### What you will do
Each of the entries beneath this task should be written out exactly.

*** Opening of Task data ***

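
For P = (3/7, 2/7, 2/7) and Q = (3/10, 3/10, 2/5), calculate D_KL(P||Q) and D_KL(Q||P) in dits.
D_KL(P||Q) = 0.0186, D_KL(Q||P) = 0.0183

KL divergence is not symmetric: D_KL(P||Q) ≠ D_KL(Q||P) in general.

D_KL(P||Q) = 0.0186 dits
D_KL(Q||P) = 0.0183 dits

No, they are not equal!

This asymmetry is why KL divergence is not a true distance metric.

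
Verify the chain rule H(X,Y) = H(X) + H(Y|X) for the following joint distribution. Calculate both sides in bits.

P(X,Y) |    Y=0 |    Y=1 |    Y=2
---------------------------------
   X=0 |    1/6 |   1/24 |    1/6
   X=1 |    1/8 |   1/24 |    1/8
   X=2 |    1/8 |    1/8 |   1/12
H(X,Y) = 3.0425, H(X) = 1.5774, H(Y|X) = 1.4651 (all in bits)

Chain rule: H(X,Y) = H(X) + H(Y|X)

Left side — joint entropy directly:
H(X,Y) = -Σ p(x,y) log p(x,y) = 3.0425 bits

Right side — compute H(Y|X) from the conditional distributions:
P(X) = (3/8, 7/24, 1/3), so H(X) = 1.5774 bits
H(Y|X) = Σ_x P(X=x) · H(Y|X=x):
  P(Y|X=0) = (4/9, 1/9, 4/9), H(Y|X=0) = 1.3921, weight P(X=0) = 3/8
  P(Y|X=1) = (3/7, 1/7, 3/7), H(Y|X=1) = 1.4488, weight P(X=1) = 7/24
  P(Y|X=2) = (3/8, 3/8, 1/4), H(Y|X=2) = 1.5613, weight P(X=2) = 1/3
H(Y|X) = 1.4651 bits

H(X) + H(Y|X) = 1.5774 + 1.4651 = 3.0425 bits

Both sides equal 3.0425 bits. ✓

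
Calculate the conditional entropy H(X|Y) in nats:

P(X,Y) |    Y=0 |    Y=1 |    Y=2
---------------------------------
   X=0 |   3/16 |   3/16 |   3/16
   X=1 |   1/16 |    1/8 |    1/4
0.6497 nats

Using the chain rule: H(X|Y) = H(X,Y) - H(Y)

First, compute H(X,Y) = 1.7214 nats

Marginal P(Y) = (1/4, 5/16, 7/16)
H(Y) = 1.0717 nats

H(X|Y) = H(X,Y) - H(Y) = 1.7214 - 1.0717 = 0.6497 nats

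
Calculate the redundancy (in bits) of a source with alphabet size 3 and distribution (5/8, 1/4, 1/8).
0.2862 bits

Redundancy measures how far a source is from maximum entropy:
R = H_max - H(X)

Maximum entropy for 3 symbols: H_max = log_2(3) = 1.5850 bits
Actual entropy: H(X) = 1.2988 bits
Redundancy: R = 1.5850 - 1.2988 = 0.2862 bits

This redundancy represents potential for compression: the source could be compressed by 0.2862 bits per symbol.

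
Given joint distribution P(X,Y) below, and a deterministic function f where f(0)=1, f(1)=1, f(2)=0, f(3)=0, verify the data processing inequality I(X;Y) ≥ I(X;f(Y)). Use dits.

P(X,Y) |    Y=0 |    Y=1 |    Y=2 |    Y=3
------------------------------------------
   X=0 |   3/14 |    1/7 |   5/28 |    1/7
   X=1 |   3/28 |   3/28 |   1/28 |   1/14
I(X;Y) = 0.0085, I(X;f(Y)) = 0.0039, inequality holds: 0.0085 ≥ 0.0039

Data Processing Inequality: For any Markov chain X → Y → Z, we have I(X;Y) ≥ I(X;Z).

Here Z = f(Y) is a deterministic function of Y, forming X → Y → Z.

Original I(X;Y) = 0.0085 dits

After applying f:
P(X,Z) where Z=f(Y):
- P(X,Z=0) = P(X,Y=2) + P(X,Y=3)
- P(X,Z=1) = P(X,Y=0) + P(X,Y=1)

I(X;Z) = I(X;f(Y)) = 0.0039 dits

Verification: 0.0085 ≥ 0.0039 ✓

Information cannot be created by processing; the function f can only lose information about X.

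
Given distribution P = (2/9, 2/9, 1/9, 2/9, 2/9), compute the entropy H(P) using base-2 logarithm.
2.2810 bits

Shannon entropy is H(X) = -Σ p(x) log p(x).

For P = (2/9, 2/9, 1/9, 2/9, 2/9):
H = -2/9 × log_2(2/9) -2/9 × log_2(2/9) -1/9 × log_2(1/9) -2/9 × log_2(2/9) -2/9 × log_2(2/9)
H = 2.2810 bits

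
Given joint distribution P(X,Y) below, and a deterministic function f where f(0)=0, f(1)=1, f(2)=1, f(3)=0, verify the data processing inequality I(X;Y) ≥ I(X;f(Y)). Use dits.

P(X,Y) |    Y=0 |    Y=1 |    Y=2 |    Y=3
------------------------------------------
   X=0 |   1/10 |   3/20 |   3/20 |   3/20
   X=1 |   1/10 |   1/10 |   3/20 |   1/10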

*** Close of Task data ***

### Your response
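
For P = (3/7, 2/7, 2/7) and Q = (3/10, 3/10, 2/5), calculate D_KL(P||Q) and D_KL(Q||P) in dits.
D_KL(P||Q) = 0.0186, D_KL(Q||P) = 0.0183

KL divergence is not symmetric: D_KL(P||Q) ≠ D_KL(Q||P) in general.

D_KL(P||Q) = 0.0186 dits
D_KL(Q||P) = 0.0183 dits

No, they are not equal!

This asymmetry is why KL divergence is not a true distance metric.

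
Verify the chain rule H(X,Y) = H(X) + H(Y|X) for the following joint distribution. Calculate both sides in bits.

P(X,Y) |    Y=0 |    Y=1 |    Y=2
---------------------------------
   X=0 |    1/6 |   1/24 |    1/6
   X=1 |    1/8 |   1/24 |    1/8
   X=2 |    1/8 |    1/8 |   1/12
H(X,Y) = 3.0425, H(X) = 1.5774, H(Y|X) = 1.4651 (all in bits)

Chain rule: H(X,Y) = H(X) + H(Y|X)

Left side — joint entropy directly:
H(X,Y) = -Σ p(x,y) log p(x,y) = 3.0425 bits

Right side — compute H(Y|X) from the conditional distributions:
P(X) = (3/8, 7/24, 1/3), so H(X) = 1.5774 bits
H(Y|X) = Σ_x P(X=x) · H(Y|X=x):
  P(Y|X=0) = (4/9, 1/9, 4/9), H(Y|X=0) = 1.3921, weight P(X=0) = 3/8
  P(Y|X=1) = (3/7, 1/7, 3/7), H(Y|X=1) = 1.4488, weight P(X=1) = 7/24
  P(Y|X=2) = (3/8, 3/8, 1/4), H(Y|X=2) = 1.5613, weight P(X=2) = 1/3
H(Y|X) = 1.4651 bits

H(X) + H(Y|X) = 1.5774 + 1.4651 = 3.0425 bits

Both sides equal 3.0425 bits. ✓

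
Calculate the conditional entropy H(X|Y) in nats:

P(X,Y) |    Y=0 |    Y=1 |    Y=2
---------------------------------
   X=0 |   3/16 |   3/16 |   3/16
   X=1 |   1/16 |    1/8 |    1/4
0.6497 nats

Using the chain rule: H(X|Y) = H(X,Y) - H(Y)

First, compute H(X,Y) = 1.7214 nats

Marginal P(Y) = (1/4, 5/16, 7/16)
H(Y) = 1.0717 nats

H(X|Y) = H(X,Y) - H(Y) = 1.7214 - 1.0717 = 0.6497 nats

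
Calculate the redundancy (in bits) of a source with alphabet size 3 and distribution (5/8, 1/4, 1/8).
0.2862 bits

Redundancy measures how far a source is from maximum entropy:
R = H_max - H(X)

Maximum entropy for 3 symbols: H_max = log_2(3) = 1.5850 bits
Actual entropy: H(X) = 1.2988 bits
Redundancy: R = 1.5850 - 1.2988 = 0.2862 bits

This redundancy represents potential for compression: the source could be compressed by 0.2862 bits per symbol.

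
Given joint distribution P(X,Y) below, and a deterministic function f where f(0)=1, f(1)=1, f(2)=0, f(3)=0, verify the data processing inequality I(X;Y) ≥ I(X;f(Y)). Use dits.

P(X,Y) |    Y=0 |    Y=1 |    Y=2 |    Y=3
------------------------------------------
   X=0 |   3/14 |    1/7 |   5/28 |    1/7
   X=1 |   3/28 |   3/28 |   1/28 |   1/14
I(X;Y) = 0.0085, I(X;f(Y)) = 0.0039, inequality holds: 0.0085 ≥ 0.0039

Data Processing Inequality: For any Markov chain X → Y → Z, we have I(X;Y) ≥ I(X;Z).

Here Z = f(Y) is a deterministic function of Y, forming X → Y → Z.

Original I(X;Y) = 0.0085 dits

After applying f:
P(X,Z) where Z=f(Y):
- P(X,Z=0) = P(X,Y=2) + P(X,Y=3)
- P(X,Z=1) = P(X,Y=0) + P(X,Y=1)

I(X;Z) = I(X;f(Y)) = 0.0039 dits

Verification: 0.0085 ≥ 0.0039 ✓

Information cannot be created by processing; the function f can only lose information about X.

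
Given distribution P = (2/9, 2/9, 1/9, 2/9, 2/9), compute the entropy H(P) using base-2 logarithm.
2.2810 bits

Shannon entropy is H(X) = -Σ p(x) log p(x).

For P = (2/9, 2/9, 1/9, 2/9, 2/9):
H = -2/9 × log_2(2/9) -2/9 × log_2(2/9) -1/9 × log_2(1/9) -2/9 × log_2(2/9) -2/9 × log_2(2/9)
H = 2.2810 bits

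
Given joint distribution P(X,Y) below, and a deterministic function f where f(0)=0, f(1)=1, f(2)=1, f(3)=0, verify the data processing inequality I(X;Y) ≥ I(X;f(Y)). Use dits.

P(X,Y) |    Y=0 |    Y=1 |    Y=2 |    Y=3
------------------------------------------
   X=0 |   1/10 |   3/20 |   3/20 |   3/20
   X=1 |   1/10 |   1/10 |   3/20 |   1/10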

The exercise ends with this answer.